(Records excerpted from a collection)
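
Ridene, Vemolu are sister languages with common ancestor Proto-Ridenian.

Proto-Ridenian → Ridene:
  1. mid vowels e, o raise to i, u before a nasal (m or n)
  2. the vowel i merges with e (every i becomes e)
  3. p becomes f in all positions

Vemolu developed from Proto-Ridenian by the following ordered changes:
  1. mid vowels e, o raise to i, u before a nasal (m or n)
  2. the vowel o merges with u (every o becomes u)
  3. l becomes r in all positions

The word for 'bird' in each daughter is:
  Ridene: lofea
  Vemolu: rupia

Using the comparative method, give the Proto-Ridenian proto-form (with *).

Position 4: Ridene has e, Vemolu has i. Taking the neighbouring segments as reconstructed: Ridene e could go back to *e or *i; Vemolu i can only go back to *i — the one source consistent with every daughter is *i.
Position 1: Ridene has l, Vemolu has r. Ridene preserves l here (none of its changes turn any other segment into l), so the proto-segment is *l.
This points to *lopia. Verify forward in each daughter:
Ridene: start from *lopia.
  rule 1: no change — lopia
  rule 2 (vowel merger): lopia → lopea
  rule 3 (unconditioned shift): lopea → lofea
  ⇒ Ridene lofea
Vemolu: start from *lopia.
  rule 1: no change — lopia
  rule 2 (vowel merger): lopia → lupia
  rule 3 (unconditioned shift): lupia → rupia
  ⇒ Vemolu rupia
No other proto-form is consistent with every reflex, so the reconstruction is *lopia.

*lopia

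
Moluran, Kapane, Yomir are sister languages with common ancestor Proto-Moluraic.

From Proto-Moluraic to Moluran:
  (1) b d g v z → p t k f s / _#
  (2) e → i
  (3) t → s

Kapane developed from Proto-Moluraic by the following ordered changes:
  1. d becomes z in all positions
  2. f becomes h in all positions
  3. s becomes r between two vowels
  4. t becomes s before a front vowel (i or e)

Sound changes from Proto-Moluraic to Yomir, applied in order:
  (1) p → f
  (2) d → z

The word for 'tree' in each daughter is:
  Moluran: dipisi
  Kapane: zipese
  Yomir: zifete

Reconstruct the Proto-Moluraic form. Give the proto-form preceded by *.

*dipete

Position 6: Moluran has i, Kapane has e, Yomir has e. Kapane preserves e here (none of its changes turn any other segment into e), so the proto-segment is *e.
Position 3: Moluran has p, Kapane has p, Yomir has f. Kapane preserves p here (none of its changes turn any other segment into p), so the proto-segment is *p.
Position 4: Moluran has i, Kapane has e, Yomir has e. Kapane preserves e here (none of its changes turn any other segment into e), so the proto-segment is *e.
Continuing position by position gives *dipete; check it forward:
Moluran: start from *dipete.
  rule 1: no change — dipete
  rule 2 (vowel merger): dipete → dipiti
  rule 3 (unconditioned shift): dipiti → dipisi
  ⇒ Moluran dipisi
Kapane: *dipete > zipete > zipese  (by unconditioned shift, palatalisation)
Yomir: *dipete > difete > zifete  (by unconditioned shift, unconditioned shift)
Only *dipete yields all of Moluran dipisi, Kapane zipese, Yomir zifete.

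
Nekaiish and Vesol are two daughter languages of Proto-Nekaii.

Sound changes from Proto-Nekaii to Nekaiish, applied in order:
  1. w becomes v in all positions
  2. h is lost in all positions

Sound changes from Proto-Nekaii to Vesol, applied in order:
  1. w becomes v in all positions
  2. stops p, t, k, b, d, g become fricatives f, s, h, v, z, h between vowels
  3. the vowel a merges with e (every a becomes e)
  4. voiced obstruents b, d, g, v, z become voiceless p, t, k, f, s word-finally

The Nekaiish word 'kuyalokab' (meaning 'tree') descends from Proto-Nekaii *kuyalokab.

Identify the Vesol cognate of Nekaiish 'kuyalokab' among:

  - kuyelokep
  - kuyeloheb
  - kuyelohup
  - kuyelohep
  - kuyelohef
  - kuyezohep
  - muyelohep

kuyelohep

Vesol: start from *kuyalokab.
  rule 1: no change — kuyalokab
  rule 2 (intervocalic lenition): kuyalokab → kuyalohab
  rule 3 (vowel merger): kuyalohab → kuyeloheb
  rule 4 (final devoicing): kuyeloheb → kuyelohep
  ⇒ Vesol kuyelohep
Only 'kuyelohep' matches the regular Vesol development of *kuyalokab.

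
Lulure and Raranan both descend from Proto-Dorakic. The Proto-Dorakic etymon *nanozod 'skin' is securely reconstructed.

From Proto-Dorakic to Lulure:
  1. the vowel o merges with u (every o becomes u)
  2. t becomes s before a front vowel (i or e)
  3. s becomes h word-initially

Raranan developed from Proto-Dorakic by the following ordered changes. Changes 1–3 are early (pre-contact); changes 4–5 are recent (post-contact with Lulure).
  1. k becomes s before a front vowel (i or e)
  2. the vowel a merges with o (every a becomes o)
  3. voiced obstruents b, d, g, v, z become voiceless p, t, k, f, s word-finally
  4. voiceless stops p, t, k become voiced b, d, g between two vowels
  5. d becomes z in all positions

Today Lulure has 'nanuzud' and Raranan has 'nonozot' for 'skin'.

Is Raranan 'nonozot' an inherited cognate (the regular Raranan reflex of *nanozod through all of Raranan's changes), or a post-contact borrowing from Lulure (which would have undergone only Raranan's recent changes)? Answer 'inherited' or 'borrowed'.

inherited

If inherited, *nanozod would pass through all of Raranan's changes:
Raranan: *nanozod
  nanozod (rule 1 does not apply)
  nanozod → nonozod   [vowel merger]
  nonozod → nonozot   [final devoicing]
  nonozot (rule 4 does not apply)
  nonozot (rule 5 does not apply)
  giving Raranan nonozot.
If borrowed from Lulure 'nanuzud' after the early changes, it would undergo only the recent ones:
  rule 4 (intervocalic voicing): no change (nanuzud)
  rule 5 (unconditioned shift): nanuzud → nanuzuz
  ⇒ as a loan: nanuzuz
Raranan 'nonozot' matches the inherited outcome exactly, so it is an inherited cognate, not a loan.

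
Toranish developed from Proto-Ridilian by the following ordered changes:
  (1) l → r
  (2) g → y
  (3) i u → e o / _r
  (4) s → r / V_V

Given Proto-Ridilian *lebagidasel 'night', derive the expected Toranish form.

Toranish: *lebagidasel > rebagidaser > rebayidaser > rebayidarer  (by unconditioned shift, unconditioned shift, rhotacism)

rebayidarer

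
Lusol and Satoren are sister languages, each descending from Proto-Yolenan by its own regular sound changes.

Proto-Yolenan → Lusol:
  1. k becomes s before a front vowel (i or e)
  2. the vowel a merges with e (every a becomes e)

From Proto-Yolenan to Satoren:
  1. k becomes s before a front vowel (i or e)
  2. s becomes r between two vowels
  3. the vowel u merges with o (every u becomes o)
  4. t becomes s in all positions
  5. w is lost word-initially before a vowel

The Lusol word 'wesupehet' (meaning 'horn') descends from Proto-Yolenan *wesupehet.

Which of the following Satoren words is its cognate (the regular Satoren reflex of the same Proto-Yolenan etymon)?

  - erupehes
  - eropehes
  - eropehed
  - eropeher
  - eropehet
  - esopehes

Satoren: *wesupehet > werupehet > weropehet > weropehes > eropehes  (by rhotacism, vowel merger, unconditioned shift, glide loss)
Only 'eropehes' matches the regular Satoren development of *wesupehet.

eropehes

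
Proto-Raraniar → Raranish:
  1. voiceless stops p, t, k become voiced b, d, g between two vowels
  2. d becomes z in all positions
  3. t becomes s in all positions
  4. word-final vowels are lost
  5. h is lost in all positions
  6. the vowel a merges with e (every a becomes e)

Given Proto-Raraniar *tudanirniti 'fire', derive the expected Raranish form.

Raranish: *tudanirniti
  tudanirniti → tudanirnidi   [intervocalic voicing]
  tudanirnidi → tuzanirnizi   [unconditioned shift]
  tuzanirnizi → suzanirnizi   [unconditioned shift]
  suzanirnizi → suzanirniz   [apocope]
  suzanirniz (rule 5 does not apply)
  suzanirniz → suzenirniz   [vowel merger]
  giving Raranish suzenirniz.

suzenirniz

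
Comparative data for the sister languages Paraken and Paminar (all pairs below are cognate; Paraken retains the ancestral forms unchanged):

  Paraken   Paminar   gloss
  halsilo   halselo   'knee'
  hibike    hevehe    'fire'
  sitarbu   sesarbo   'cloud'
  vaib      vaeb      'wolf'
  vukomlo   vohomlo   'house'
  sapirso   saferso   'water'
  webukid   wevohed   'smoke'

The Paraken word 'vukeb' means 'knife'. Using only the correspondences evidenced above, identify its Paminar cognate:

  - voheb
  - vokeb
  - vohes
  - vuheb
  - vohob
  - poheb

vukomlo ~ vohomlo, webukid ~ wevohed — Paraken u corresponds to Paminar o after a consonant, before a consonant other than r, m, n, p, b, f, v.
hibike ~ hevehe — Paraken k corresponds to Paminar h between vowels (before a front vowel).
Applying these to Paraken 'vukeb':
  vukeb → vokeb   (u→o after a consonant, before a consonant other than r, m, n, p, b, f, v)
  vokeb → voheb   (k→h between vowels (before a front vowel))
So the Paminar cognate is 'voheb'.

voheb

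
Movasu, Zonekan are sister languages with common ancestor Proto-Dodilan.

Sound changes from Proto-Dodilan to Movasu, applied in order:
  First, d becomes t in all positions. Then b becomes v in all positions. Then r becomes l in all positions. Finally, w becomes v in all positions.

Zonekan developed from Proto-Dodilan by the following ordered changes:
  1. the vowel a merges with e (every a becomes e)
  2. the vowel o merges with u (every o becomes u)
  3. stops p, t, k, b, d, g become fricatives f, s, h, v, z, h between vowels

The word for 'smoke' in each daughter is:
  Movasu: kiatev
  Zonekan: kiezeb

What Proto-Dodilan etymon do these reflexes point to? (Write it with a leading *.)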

---

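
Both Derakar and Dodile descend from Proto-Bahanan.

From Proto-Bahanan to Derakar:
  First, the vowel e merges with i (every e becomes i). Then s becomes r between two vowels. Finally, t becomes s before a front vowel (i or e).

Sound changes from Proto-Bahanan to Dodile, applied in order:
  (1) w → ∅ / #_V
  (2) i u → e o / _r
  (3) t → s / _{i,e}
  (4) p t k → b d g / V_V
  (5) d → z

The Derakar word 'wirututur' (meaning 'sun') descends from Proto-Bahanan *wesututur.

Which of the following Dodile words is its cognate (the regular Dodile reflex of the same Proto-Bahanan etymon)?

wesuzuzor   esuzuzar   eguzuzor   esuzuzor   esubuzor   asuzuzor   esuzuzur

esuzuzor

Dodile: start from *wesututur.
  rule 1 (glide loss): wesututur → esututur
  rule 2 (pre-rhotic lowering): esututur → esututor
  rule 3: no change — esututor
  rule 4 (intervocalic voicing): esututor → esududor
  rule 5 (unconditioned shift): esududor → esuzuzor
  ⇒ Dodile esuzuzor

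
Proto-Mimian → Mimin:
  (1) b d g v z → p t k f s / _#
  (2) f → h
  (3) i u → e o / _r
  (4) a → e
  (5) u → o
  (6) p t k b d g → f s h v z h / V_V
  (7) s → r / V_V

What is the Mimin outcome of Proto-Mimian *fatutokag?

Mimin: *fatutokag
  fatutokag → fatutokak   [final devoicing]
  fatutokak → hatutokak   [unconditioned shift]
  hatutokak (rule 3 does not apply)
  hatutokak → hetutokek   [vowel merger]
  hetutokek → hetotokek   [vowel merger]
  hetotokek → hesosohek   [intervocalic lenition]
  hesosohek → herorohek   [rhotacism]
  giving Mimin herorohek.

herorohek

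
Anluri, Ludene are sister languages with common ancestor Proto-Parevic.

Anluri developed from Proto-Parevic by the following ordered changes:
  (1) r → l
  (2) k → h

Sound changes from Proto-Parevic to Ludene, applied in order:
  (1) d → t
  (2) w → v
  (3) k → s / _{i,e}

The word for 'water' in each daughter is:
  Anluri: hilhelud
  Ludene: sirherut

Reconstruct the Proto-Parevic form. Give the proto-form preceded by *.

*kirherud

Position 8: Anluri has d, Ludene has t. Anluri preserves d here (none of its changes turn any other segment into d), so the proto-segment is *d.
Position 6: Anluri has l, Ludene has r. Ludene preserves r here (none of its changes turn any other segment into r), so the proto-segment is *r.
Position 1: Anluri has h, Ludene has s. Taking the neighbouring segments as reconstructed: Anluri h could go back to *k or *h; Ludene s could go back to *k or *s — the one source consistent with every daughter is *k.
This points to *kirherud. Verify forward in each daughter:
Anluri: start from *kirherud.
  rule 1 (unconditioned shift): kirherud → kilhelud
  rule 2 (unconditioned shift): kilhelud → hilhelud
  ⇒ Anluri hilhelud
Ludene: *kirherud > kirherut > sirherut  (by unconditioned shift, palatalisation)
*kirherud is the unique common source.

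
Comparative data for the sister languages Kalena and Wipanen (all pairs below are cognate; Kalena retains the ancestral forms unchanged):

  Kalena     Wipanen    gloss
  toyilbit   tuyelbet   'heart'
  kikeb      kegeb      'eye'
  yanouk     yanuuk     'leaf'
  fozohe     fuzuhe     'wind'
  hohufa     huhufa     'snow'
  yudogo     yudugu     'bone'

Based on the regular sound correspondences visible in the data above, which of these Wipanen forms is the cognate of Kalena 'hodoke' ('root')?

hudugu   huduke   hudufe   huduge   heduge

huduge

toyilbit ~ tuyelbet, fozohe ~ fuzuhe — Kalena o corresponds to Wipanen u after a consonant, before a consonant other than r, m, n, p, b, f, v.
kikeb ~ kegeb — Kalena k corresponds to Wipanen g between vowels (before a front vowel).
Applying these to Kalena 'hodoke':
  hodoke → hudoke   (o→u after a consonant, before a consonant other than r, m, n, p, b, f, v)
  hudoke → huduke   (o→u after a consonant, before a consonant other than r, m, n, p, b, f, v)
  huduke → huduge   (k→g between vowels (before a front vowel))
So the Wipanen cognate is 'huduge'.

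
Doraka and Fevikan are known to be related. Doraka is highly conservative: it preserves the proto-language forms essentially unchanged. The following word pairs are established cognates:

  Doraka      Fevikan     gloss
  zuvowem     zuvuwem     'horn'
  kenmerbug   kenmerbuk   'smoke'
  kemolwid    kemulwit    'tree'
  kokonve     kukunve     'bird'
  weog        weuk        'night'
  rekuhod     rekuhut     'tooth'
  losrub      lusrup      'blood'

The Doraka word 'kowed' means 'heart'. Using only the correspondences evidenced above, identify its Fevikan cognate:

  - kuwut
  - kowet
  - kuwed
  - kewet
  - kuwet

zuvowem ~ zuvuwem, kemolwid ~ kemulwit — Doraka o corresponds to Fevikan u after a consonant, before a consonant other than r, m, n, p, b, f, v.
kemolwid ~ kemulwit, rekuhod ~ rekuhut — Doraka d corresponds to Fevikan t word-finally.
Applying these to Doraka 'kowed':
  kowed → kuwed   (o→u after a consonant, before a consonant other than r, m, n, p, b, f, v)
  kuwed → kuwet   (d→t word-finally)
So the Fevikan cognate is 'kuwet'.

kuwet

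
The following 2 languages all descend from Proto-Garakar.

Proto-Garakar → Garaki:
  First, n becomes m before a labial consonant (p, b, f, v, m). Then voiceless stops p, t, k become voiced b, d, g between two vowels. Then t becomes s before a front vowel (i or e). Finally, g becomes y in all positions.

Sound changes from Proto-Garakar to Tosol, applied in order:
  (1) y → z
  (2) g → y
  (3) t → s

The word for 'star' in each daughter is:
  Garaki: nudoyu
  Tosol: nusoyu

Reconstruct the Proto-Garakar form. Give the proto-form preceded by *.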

### Assignment:
Only a number is needed here: the count of lines above that hold the string "Movasu".

### Solution to this task:
3